Stored data:
+++
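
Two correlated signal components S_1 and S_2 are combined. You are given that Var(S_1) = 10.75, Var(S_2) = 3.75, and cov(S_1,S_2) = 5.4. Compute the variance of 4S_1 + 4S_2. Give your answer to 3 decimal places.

Var(4S_1 + 4S_2) = (4)²·Var(S_1) + (4)²·Var(S_2) + 2·(4)·(4)·cov(S_1,S_2)
= 16·10.75 + 16·3.75 + 32·5.4 = 404.8

404.800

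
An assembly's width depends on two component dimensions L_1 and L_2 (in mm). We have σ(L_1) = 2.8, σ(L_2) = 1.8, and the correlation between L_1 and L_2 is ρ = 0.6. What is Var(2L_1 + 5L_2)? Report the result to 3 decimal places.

Var(L_1) = (2.8)² = 7.84;  Var(L_2) = (1.8)² = 3.24
Cov(L_1,L_2) = ρ·σ(L_1)·σ(L_2) = 0.6·2.8·1.8 = 3.024
Var(2L_1 + 5L_2) = (2)²·Var(L_1) + (5)²·Var(L_2) + 2·(2)·(5)·Cov(L_1,L_2)
= 4·7.84 + 25·3.24 + 20·3.024 = 172.84

172.840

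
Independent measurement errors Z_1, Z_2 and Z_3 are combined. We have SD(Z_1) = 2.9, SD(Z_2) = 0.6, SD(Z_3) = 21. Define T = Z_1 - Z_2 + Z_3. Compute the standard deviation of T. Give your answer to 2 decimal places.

21.21

Var(Z_1) = 8.41, Var(Z_2) = 0.36, Var(Z_3) = 441
By independence, Var(T) = (1)²Var(Z_1) + (-1)²Var(Z_2) + (1)²Var(Z_3)
= (1)²·8.41 + (-1)²·0.36 + (1)²·441 = 449.77
SD(T) = √449.77 ≈ 21.21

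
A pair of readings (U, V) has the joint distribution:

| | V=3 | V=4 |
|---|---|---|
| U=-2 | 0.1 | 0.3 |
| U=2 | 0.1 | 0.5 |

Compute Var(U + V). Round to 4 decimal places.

E[U] = 0.4,  E[V] = 3.8,  E[UV] = 1.6
Var(U) = 4 − (0.4)² = 3.84;  Var(V) = 14.6 − (3.8)² = 0.16
Cov(U,V) = 1.6 − (0.4)(3.8) = 0.08
Var(U + V) = (1)²·3.84 + (1)²·0.16 + 2·(1)·(1)·0.08 = 4.16

4.1600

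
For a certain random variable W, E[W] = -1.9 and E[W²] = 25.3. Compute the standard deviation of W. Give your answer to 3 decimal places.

Var(W) = 25.3 − (-1.9)² = 21.69
SD(W) = √21.69 ≈ 4.657

4.657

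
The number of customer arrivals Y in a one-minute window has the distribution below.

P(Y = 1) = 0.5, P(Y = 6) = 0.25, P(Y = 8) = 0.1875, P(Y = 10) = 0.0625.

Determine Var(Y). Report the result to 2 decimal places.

10.73

E[Y] = (1)(0.5) + (6)(0.25) + (8)(0.1875) + (10)(0.0625) = 4.125
E[Y²] = (1)²(0.5) + (6)²(0.25) + (8)²(0.1875) + (10)²(0.0625) = 27.75
Var(Y) = E[Y²] − (E[Y])² = 27.75 − (4.125)² = 10.734375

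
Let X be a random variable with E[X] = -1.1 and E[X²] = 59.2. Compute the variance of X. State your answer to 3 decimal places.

57.990

V(X) = 59.2 − (-1.1)² = 57.99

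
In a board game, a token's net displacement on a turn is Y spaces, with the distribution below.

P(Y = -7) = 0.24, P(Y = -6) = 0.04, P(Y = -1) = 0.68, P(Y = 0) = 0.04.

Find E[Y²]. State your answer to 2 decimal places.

13.88

E[Y²] = (-7)²(0.24) + (-6)²(0.04) + (-1)²(0.68) + (0)²(0.04) = 13.88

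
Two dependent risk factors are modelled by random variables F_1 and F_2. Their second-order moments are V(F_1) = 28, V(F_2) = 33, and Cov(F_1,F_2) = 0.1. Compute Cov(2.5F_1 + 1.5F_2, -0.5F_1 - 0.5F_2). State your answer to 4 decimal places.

-59.9500

Cov(2.5F_1 + 1.5F_2, -0.5F_1 - 0.5F_2) = (2.5)(-0.5)V(F_1) + (1.5)(-0.5)V(F_2) + [(2.5)(-0.5) + (1.5)(-0.5)]Cov(F_1,F_2)
= -1.25·28 + -0.75·33 + -2·0.1 = -59.95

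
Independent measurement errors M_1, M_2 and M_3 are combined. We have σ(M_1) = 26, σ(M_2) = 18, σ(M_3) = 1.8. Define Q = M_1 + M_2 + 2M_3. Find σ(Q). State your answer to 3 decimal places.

31.827

Var(M_1) = 676, Var(M_2) = 324, Var(M_3) = 3.24
By independence, Var(Q) = (1)²Var(M_1) + (1)²Var(M_2) + (2)²Var(M_3)
= (1)²·676 + (1)²·324 + (2)²·3.24 = 1012.96
σ(Q) = √1012.96 ≈ 31.827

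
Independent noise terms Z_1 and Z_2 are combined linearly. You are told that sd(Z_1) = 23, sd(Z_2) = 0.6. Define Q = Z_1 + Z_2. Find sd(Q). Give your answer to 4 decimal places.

Var(Z_1) = 529, Var(Z_2) = 0.36
By independence, Var(Q) = (1)²Var(Z_1) + (1)²Var(Z_2)
= (1)²·529 + (1)²·0.36 = 529.36
sd(Q) = √529.36 ≈ 23.0078

23.0078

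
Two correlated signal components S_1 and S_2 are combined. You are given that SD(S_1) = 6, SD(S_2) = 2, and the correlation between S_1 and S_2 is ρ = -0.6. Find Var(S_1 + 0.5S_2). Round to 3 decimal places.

Var(S_1) = (6)² = 36;  Var(S_2) = (2)² = 4
cov(S_1,S_2) = ρ·SD(S_1)·SD(S_2) = -0.6·6·2 = -7.2
Var(S_1 + 0.5S_2) = (1)²·Var(S_1) + (0.5)²·Var(S_2) + 2·(1)·(0.5)·cov(S_1,S_2)
= 1·36 + 0.25·4 + 1·-7.2 = 29.8

29.800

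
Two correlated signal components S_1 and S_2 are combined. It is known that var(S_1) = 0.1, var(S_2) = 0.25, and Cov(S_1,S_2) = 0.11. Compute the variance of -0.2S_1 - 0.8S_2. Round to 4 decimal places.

var(-0.2S_1 - 0.8S_2) = (-0.2)²·var(S_1) + (-0.8)²·var(S_2) + 2·(-0.2)·(-0.8)·Cov(S_1,S_2)
= 0.04·0.1 + 0.64·0.25 + 0.32·0.11 = 0.1992

0.1992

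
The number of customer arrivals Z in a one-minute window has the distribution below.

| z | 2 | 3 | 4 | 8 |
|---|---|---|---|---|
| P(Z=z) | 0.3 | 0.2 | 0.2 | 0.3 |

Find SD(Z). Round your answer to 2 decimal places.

E[Z] = (2)(0.3) + (3)(0.2) + (4)(0.2) + (8)(0.3) = 4.4
E[Z²] = (2)²(0.3) + (3)²(0.2) + (4)²(0.2) + (8)²(0.3) = 25.4
var(Z) = E[Z²] − (E[Z])² = 25.4 − (4.4)² = 6.04
SD(Z) = √6.04 ≈ 2.46

2.46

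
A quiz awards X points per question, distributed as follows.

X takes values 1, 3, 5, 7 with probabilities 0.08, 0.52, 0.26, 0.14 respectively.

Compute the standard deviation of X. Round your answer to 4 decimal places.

1.6594

E[X] = (1)(0.08) + (3)(0.52) + (5)(0.26) + (7)(0.14) = 3.92
E[X²] = (1)²(0.08) + (3)²(0.52) + (5)²(0.26) + (7)²(0.14) = 18.12
Var(X) = E[X²] − (E[X])² = 18.12 − (3.92)² = 2.7536
SD(X) = √2.7536 ≈ 1.6594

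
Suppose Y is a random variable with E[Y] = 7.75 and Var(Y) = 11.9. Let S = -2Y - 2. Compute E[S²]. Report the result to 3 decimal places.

E[-2Y - 2] = -2·7.75 − 2 = -17.5
Var(-2Y - 2) = (-2)²·11.9 = 47.6
E[S²] = Var(S) + (E[S])² = 47.6 + (-17.5)² = 353.85

353.850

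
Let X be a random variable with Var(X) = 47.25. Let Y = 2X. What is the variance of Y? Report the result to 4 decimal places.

Var(2X) = (2)²·Var(X) = 4·47.25 = 189

189.0000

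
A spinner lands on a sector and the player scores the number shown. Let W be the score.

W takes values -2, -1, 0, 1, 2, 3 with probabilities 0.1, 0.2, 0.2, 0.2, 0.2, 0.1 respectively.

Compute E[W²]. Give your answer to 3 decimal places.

2.500

E[W²] = (-2)²(0.1) + (-1)²(0.2) + (0)²(0.2) + (1)²(0.2) + (2)²(0.2) + (3)²(0.1) = 2.5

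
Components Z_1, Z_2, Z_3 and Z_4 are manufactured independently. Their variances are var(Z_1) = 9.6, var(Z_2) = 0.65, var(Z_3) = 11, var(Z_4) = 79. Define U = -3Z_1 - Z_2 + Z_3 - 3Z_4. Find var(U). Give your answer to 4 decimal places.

By independence, var(U) = (-3)²var(Z_1) + (-1)²var(Z_2) + (1)²var(Z_3) + (-3)²var(Z_4)
= (-3)²·9.6 + (-1)²·0.65 + (1)²·11 + (-3)²·79 = 809.05

809.0500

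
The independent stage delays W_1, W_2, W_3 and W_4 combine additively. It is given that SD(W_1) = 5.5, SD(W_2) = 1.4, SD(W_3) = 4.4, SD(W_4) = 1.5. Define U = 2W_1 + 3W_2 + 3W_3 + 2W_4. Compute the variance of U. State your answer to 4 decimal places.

var(W_1) = 30.25, var(W_2) = 1.96, var(W_3) = 19.36, var(W_4) = 2.25
By independence, var(U) = (2)²var(W_1) + (3)²var(W_2) + (3)²var(W_3) + (2)²var(W_4)
= (2)²·30.25 + (3)²·1.96 + (3)²·19.36 + (2)²·2.25 = 321.88

321.8800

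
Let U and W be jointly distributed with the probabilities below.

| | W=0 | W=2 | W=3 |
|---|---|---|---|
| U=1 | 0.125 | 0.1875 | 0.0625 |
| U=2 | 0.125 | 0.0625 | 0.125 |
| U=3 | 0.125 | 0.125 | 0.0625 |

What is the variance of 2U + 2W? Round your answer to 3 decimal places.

E[U] = 1.9375,  E[W] = 1.5,  E[UW] = 2.875
var(U) = 4.4375 − (1.9375)² = 0.68359375;  var(W) = 3.75 − (1.5)² = 1.5
cov(U,W) = 2.875 − (1.9375)(1.5) = -0.03125
var(2U + 2W) = (2)²·0.68359375 + (2)²·1.5 + 2·(2)·(2)·-0.03125 = 8.484375

8.484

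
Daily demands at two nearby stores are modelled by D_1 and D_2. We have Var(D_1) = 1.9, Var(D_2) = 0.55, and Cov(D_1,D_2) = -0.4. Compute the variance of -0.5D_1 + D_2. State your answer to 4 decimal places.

1.4250

Var(-0.5D_1 + D_2) = (-0.5)²·Var(D_1) + (1)²·Var(D_2) + 2·(-0.5)·(1)·Cov(D_1,D_2)
= 0.25·1.9 + 1·0.55 + -1·-0.4 = 1.425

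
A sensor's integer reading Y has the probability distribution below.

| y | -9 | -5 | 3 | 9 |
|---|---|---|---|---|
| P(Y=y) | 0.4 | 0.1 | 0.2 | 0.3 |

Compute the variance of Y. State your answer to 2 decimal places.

E[Y] = (-9)(0.4) + (-5)(0.1) + (3)(0.2) + (9)(0.3) = -0.8
E[Y²] = (-9)²(0.4) + (-5)²(0.1) + (3)²(0.2) + (9)²(0.3) = 61
Var(Y) = E[Y²] − (E[Y])² = 61 − (-0.8)² = 60.36

60.36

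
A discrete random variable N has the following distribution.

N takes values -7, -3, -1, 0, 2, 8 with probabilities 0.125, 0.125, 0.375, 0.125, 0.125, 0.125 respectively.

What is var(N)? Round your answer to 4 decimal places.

15.9844

E[N] = (-7)(0.125) + (-3)(0.125) + (-1)(0.375) + (0)(0.125) + (2)(0.125) + (8)(0.125) = -0.375
E[N²] = (-7)²(0.125) + (-3)²(0.125) + (-1)²(0.375) + (0)²(0.125) + (2)²(0.125) + (8)²(0.125) = 16.125
var(N) = E[N²] − (E[N])² = 16.125 − (-0.375)² = 15.984375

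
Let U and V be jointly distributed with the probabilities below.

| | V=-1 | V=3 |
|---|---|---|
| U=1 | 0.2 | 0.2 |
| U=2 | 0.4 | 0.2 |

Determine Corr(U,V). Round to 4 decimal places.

-0.1667

E[U] = 1.6,  E[V] = 0.6
E[UV] = 0.8
cov(U,V) = E[UV] − E[U]E[V] = 0.8 − (1.6)(0.6) = -0.16
Var(U) = 0.24,  Var(V) = 3.84
ρ = -0.16 / √(0.24·3.84) ≈ -0.1667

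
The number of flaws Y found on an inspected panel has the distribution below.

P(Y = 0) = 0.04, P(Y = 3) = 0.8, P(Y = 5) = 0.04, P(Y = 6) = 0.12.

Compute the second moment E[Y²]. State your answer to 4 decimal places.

12.5200

E[Y²] = (0)²(0.04) + (3)²(0.8) + (5)²(0.04) + (6)²(0.12) = 12.52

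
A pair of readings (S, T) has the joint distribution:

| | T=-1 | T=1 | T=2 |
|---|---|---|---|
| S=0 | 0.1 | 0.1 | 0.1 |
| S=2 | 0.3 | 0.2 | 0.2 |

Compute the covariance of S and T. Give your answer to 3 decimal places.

E[S] = 1.4,  E[T] = 0.5
E[ST] = 0.6
cov(S,T) = E[ST] − E[S]E[T] = 0.6 − (1.4)(0.5) = -0.1

-0.100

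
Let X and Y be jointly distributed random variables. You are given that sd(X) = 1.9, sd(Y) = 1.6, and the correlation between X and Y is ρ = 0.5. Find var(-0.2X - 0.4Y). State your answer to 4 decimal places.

0.7972

var(X) = (1.9)² = 3.61;  var(Y) = (1.6)² = 2.56
Cov(X,Y) = ρ·sd(X)·sd(Y) = 0.5·1.9·1.6 = 1.52
var(-0.2X - 0.4Y) = (-0.2)²·var(X) + (-0.4)²·var(Y) + 2·(-0.2)·(-0.4)·Cov(X,Y)
= 0.04·3.61 + 0.16·2.56 + 0.16·1.52 = 0.7972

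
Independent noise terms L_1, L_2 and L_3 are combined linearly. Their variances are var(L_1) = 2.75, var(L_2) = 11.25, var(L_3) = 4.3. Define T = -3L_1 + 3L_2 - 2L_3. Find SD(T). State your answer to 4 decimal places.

By independence, var(T) = (-3)²var(L_1) + (3)²var(L_2) + (-2)²var(L_3)
= (-3)²·2.75 + (3)²·11.25 + (-2)²·4.3 = 143.2
SD(T) = √143.2 ≈ 11.9666

11.9666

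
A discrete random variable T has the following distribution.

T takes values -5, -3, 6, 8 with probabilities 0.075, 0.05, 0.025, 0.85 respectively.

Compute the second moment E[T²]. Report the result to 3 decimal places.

E[T²] = (-5)²(0.075) + (-3)²(0.05) + (6)²(0.025) + (8)²(0.85) = 57.625

57.625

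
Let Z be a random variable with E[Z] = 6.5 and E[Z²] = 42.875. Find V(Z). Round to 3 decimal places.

0.625

V(Z) = 42.875 − (6.5)² = 0.625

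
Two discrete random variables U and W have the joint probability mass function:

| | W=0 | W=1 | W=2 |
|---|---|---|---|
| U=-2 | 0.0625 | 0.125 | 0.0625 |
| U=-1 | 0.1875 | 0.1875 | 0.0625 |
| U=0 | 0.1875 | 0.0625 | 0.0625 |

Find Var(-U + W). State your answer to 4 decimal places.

1.3398

E[U] = -0.9375,  E[W] = 0.75,  E[UW] = -0.8125
Var(U) = 1.4375 − (-0.9375)² = 0.55859375;  Var(W) = 1.125 − (0.75)² = 0.5625
Cov(U,W) = -0.8125 − (-0.9375)(0.75) = -0.109375
Var(-U + W) = (-1)²·0.55859375 + (1)²·0.5625 + 2·(-1)·(1)·-0.109375 = 1.33984375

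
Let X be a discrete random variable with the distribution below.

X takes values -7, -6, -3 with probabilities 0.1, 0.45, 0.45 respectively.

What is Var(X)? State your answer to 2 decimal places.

E[X] = (-7)(0.1) + (-6)(0.45) + (-3)(0.45) = -4.75
E[X²] = (-7)²(0.1) + (-6)²(0.45) + (-3)²(0.45) = 25.15
Var(X) = E[X²] − (E[X])² = 25.15 − (-4.75)² = 2.5875

2.59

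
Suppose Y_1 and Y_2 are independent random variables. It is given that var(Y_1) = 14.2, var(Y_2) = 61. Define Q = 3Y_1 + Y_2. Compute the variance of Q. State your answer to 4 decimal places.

By independence, var(Q) = (3)²var(Y_1) + (1)²var(Y_2)
= (3)²·14.2 + (1)²·61 = 188.8

188.8000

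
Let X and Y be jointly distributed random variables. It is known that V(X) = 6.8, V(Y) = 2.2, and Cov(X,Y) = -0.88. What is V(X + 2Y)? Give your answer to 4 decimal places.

V(X + 2Y) = (1)²·V(X) + (2)²·V(Y) + 2·(1)·(2)·Cov(X,Y)
= 1·6.8 + 4·2.2 + 4·-0.88 = 12.08

12.0800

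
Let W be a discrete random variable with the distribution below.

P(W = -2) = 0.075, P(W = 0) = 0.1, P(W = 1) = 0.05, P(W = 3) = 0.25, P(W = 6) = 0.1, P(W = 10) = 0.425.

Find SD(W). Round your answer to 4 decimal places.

E[W] = (-2)(0.075) + (0)(0.1) + (1)(0.05) + (3)(0.25) + (6)(0.1) + (10)(0.425) = 5.5
E[W²] = (-2)²(0.075) + (0)²(0.1) + (1)²(0.05) + (3)²(0.25) + (6)²(0.1) + (10)²(0.425) = 48.7
V(W) = E[W²] − (E[W])² = 48.7 − (5.5)² = 18.45
SD(W) = √18.45 ≈ 4.2953

4.2953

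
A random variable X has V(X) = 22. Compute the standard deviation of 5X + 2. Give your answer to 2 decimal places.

V(5X + 2) = (5)²·22 = 550
SD(5X + 2) = √550 ≈ 23.45

23.45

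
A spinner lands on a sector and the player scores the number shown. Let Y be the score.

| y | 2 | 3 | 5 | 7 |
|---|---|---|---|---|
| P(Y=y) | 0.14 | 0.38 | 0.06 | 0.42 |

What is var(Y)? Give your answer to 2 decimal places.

E[Y] = (2)(0.14) + (3)(0.38) + (5)(0.06) + (7)(0.42) = 4.66
E[Y²] = (2)²(0.14) + (3)²(0.38) + (5)²(0.06) + (7)²(0.42) = 26.06
var(Y) = E[Y²] − (E[Y])² = 26.06 − (4.66)² = 4.3444

4.34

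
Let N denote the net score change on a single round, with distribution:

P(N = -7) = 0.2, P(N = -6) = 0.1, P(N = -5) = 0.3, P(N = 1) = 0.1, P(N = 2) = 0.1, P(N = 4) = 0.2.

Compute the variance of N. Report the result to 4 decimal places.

18.8400

E[N] = (-7)(0.2) + (-6)(0.1) + (-5)(0.3) + (1)(0.1) + (2)(0.1) + (4)(0.2) = -2.4
E[N²] = (-7)²(0.2) + (-6)²(0.1) + (-5)²(0.3) + (1)²(0.1) + (2)²(0.1) + (4)²(0.2) = 24.6
var(N) = E[N²] − (E[N])² = 24.6 − (-2.4)² = 18.84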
+++
Please give again the lines above between the line holding "0.125 | 0.0625 | 0.125 |" and the line holding "P(Y = 0) = 0.04, P(Y", inclusive, exactly as they are and with nothing added.

# Output for this task
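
| U=2 | 0.125 | 0.0625 | 0.125 |
| U=3 | 0.125 | 0.125 | 0.0625 |

What is the variance of 2U + 2W? Round your answer to 3 decimal places.

E[U] = 1.9375,  E[W] = 1.5,  E[UW] = 2.875
var(U) = 4.4375 − (1.9375)² = 0.68359375;  var(W) = 3.75 − (1.5)² = 1.5
cov(U,W) = 2.875 − (1.9375)(1.5) = -0.03125
var(2U + 2W) = (2)²·0.68359375 + (2)²·1.5 + 2·(2)·(2)·-0.03125 = 8.484375

8.484

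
Daily demands at two nearby stores are modelled by D_1 and D_2. We have Var(D_1) = 1.9, Var(D_2) = 0.55, and Cov(D_1,D_2) = -0.4. Compute the variance of -0.5D_1 + D_2. State your answer to 4 decimal places.

1.4250

Var(-0.5D_1 + D_2) = (-0.5)²·Var(D_1) + (1)²·Var(D_2) + 2·(-0.5)·(1)·Cov(D_1,D_2)
= 0.25·1.9 + 1·0.55 + -1·-0.4 = 1.425

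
A sensor's integer reading Y has the probability distribution below.

| y | -9 | -5 | 3 | 9 |
|---|---|---|---|---|
| P(Y=y) | 0.4 | 0.1 | 0.2 | 0.3 |

Compute the variance of Y. State your answer to 2 decimal places.

E[Y] = (-9)(0.4) + (-5)(0.1) + (3)(0.2) + (9)(0.3) = -0.8
E[Y²] = (-9)²(0.4) + (-5)²(0.1) + (3)²(0.2) + (9)²(0.3) = 61
Var(Y) = E[Y²] − (E[Y])² = 61 − (-0.8)² = 60.36

60.36

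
A discrete random variable N has the following distribution.

N takes values -7, -3, -1, 0, 2, 8 with probabilities 0.125, 0.125, 0.375, 0.125, 0.125, 0.125 respectively.

What is var(N)? Round your answer to 4 decimal places.

15.9844

E[N] = (-7)(0.125) + (-3)(0.125) + (-1)(0.375) + (0)(0.125) + (2)(0.125) + (8)(0.125) = -0.375
E[N²] = (-7)²(0.125) + (-3)²(0.125) + (-1)²(0.375) + (0)²(0.125) + (2)²(0.125) + (8)²(0.125) = 16.125
var(N) = E[N²] − (E[N])² = 16.125 − (-0.375)² = 15.984375

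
Let U and V be jointly distributed with the probabilities below.

| | V=-1 | V=3 |
|---|---|---|
| U=1 | 0.2 | 0.2 |
| U=2 | 0.4 | 0.2 |

Determine Corr(U,V). Round to 4 decimal places.

-0.1667

E[U] = 1.6,  E[V] = 0.6
E[UV] = 0.8
cov(U,V) = E[UV] − E[U]E[V] = 0.8 − (1.6)(0.6) = -0.16
Var(U) = 0.24,  Var(V) = 3.84
ρ = -0.16 / √(0.24·3.84) ≈ -0.1667

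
The number of flaws Y found on an inspected panel has the distribution below.

P(Y = 0) = 0.04, P(Y = 3) = 0.8, P(Y = 5) = 0.04, P(Y = 6) = 0.12.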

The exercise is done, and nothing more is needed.